Exercise description
Set the data down again, exactly as it appears below.

Material provided
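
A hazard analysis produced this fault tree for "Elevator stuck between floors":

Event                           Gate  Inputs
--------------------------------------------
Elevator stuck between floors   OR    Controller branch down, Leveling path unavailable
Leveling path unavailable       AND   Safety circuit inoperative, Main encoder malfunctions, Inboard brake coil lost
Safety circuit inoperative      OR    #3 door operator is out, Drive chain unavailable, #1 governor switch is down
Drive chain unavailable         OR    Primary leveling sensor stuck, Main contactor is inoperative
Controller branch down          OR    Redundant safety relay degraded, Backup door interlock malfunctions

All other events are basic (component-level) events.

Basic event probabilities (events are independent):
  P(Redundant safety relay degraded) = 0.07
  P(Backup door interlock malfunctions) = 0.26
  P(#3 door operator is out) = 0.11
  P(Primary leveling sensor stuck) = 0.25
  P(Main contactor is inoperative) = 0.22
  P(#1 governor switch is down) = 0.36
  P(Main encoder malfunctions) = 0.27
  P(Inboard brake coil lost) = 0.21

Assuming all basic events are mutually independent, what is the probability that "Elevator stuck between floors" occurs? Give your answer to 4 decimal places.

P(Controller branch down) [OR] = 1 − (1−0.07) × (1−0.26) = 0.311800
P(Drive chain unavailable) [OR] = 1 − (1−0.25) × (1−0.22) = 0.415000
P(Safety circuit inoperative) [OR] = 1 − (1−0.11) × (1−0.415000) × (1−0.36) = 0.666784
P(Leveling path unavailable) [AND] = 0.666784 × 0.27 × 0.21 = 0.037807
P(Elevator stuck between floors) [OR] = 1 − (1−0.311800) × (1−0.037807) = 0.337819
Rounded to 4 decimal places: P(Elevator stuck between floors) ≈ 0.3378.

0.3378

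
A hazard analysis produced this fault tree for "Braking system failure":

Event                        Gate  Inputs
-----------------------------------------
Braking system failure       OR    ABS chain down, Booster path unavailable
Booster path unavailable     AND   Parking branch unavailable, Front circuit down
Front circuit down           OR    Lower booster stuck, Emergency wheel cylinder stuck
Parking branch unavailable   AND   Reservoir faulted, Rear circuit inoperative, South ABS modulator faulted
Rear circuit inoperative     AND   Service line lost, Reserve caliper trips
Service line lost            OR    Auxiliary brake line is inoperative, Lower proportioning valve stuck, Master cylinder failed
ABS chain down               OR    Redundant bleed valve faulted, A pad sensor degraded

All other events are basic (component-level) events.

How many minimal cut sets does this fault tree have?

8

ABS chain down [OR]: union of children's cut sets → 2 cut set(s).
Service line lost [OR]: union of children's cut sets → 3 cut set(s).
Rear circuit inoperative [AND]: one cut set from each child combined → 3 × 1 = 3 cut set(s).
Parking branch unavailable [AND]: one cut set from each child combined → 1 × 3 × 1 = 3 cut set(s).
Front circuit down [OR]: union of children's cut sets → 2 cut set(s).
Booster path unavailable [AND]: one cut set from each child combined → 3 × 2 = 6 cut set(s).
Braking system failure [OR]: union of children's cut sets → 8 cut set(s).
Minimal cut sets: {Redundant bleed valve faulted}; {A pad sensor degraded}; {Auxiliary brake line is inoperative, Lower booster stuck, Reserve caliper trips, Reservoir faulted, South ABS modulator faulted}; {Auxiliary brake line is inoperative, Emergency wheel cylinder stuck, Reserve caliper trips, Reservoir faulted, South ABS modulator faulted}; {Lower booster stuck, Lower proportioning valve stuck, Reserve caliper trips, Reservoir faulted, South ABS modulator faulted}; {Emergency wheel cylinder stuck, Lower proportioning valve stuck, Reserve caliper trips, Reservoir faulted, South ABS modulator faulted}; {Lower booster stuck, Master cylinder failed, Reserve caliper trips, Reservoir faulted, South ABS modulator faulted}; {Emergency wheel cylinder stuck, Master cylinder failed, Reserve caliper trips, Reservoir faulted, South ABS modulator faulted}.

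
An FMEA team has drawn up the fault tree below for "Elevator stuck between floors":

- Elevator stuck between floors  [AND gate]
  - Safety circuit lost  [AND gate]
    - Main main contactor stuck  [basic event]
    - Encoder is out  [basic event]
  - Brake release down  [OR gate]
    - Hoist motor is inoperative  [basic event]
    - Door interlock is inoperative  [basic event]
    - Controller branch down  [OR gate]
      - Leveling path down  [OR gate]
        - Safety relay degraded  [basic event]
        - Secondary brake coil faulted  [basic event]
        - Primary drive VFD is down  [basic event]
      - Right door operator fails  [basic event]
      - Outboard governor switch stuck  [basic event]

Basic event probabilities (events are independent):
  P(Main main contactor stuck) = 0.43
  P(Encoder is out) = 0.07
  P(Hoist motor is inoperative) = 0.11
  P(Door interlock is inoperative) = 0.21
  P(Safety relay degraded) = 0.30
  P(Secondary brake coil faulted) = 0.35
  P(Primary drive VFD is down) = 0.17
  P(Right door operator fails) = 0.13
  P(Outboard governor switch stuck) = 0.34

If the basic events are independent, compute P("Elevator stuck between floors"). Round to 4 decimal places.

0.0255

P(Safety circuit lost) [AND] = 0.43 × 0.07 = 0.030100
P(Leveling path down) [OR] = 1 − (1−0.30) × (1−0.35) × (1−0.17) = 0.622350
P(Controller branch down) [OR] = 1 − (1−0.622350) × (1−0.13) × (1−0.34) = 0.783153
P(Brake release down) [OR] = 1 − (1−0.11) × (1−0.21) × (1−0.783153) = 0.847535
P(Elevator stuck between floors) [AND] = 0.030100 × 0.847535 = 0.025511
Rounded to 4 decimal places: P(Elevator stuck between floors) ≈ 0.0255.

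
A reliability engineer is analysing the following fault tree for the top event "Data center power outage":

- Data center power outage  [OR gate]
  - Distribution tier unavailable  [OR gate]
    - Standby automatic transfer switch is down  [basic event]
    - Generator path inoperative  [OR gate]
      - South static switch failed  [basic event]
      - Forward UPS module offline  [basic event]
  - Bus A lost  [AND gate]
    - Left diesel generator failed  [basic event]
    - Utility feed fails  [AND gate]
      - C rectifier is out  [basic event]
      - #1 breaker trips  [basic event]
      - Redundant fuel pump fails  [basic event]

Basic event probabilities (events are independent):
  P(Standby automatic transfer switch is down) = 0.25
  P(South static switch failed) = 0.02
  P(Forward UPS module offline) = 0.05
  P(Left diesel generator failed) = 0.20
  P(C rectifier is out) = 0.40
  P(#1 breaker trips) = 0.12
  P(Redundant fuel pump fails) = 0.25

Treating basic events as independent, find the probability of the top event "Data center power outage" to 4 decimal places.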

Written answer
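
A hazard analysis produced this fault tree for "Elevator stuck between floors":

Event                           Gate  Inputs
--------------------------------------------
Elevator stuck between floors   OR    Controller branch down, Leveling path unavailable
Leveling path unavailable       AND   Safety circuit inoperative, Main encoder malfunctions, Inboard brake coil lost
Safety circuit inoperative      OR    #3 door operator is out, Drive chain unavailable, #1 governor switch is down
Drive chain unavailable         OR    Primary leveling sensor stuck, Main contactor is inoperative
Controller branch down          OR    Redundant safety relay degraded, Backup door interlock malfunctions

All other events are basic (component-level) events.

Basic event probabilities (events are independent):
  P(Redundant safety relay degraded) = 0.07
  P(Backup door interlock malfunctions) = 0.26
  P(#3 door operator is out) = 0.11
  P(Primary leveling sensor stuck) = 0.25
  P(Main contactor is inoperative) = 0.22
  P(#1 governor switch is down) = 0.36
  P(Main encoder malfunctions) = 0.27
  P(Inboard brake coil lost) = 0.21

Assuming all basic events are mutually independent, what is the probability that "Elevator stuck between floors" occurs? Give your answer to 4 decimal places.

P(Controller branch down) [OR] = 1 − (1−0.07) × (1−0.26) = 0.311800
P(Drive chain unavailable) [OR] = 1 − (1−0.25) × (1−0.22) = 0.415000
P(Safety circuit inoperative) [OR] = 1 − (1−0.11) × (1−0.415000) × (1−0.36) = 0.666784
P(Leveling path unavailable) [AND] = 0.666784 × 0.27 × 0.21 = 0.037807
P(Elevator stuck between floors) [OR] = 1 − (1−0.311800) × (1−0.037807) = 0.337819
Rounded to 4 decimal places: P(Elevator stuck between floors) ≈ 0.3378.

0.3378

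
A hazard analysis produced this fault tree for "Braking system failure":

Event                        Gate  Inputs
-----------------------------------------
Braking system failure       OR    ABS chain down, Booster path unavailable
Booster path unavailable     AND   Parking branch unavailable, Front circuit down
Front circuit down           OR    Lower booster stuck, Emergency wheel cylinder stuck
Parking branch unavailable   AND   Reservoir faulted, Rear circuit inoperative, South ABS modulator faulted
Rear circuit inoperative     AND   Service line lost, Reserve caliper trips
Service line lost            OR    Auxiliary brake line is inoperative, Lower proportioning valve stuck, Master cylinder failed
ABS chain down               OR    Redundant bleed valve faulted, A pad sensor degraded

All other events are basic (component-level) events.

How many minimal cut sets does this fault tree have?

8

ABS chain down [OR]: union of children's cut sets → 2 cut set(s).
Service line lost [OR]: union of children's cut sets → 3 cut set(s).
Rear circuit inoperative [AND]: one cut set from each child combined → 3 × 1 = 3 cut set(s).
Parking branch unavailable [AND]: one cut set from each child combined → 1 × 3 × 1 = 3 cut set(s).
Front circuit down [OR]: union of children's cut sets → 2 cut set(s).
Booster path unavailable [AND]: one cut set from each child combined → 3 × 2 = 6 cut set(s).
Braking system failure [OR]: union of children's cut sets → 8 cut set(s).
Minimal cut sets: {Redundant bleed valve faulted}; {A pad sensor degraded}; {Auxiliary brake line is inoperative, Lower booster stuck, Reserve caliper trips, Reservoir faulted, South ABS modulator faulted}; {Auxiliary brake line is inoperative, Emergency wheel cylinder stuck, Reserve caliper trips, Reservoir faulted, South ABS modulator faulted}; {Lower booster stuck, Lower proportioning valve stuck, Reserve caliper trips, Reservoir faulted, South ABS modulator faulted}; {Emergency wheel cylinder stuck, Lower proportioning valve stuck, Reserve caliper trips, Reservoir faulted, South ABS modulator faulted}; {Lower booster stuck, Master cylinder failed, Reserve caliper trips, Reservoir faulted, South ABS modulator faulted}; {Emergency wheel cylinder stuck, Master cylinder failed, Reserve caliper trips, Reservoir faulted, South ABS modulator faulted}.

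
An FMEA team has drawn up the fault tree below for "Elevator stuck between floors":

- Elevator stuck between floors  [AND gate]
  - Safety circuit lost  [AND gate]
    - Main main contactor stuck  [basic event]
    - Encoder is out  [basic event]
  - Brake release down  [OR gate]
    - Hoist motor is inoperative  [basic event]
    - Door interlock is inoperative  [basic event]
    - Controller branch down  [OR gate]
      - Leveling path down  [OR gate]
        - Safety relay degraded  [basic event]
        - Secondary brake coil faulted  [basic event]
        - Primary drive VFD is down  [basic event]
      - Right door operator fails  [basic event]
      - Outboard governor switch stuck  [basic event]

Basic event probabilities (events are independent):
  P(Main main contactor stuck) = 0.43
  P(Encoder is out) = 0.07
  P(Hoist motor is inoperative) = 0.11
  P(Door interlock is inoperative) = 0.21
  P(Safety relay degraded) = 0.30
  P(Secondary brake coil faulted) = 0.35
  P(Primary drive VFD is down) = 0.17
  P(Right door operator fails) = 0.13
  P(Outboard governor switch stuck) = 0.34

If the basic events are independent, compute P("Elevator stuck between floors"). Round to 4 decimal places.

0.0255

P(Safety circuit lost) [AND] = 0.43 × 0.07 = 0.030100
P(Leveling path down) [OR] = 1 − (1−0.30) × (1−0.35) × (1−0.17) = 0.622350
P(Controller branch down) [OR] = 1 − (1−0.622350) × (1−0.13) × (1−0.34) = 0.783153
P(Brake release down) [OR] = 1 − (1−0.11) × (1−0.21) × (1−0.783153) = 0.847535
P(Elevator stuck between floors) [AND] = 0.030100 × 0.847535 = 0.025511
Rounded to 4 decimal places: P(Elevator stuck between floors) ≈ 0.0255.

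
A reliability engineer is analysing the following fault tree for the top event "Data center power outage":

- Data center power outage  [OR gate]
  - Distribution tier unavailable  [OR gate]
    - Standby automatic transfer switch is down  [basic event]
    - Generator path inoperative  [OR gate]
      - South static switch failed  [basic event]
      - Forward UPS module offline  [basic event]
  - Bus A lost  [AND gate]
    - Left diesel generator failed  [basic event]
    - Utility feed fails  [AND gate]
      - C rectifier is out  [basic event]
      - #1 breaker trips  [basic event]
      - Redundant fuel pump fails  [basic event]

Basic event probabilities (events are independent):
  P(Standby automatic transfer switch is down) = 0.25
  P(South static switch failed) = 0.02
  P(Forward UPS module offline) = 0.05
  P(Left diesel generator failed) = 0.20
  P(C rectifier is out) = 0.40
  P(#1 breaker trips) = 0.12
  P(Redundant fuel pump fails) = 0.25

Treating basic events as independent, find the probability of the top event "Data center power outage" to 4 decimal places.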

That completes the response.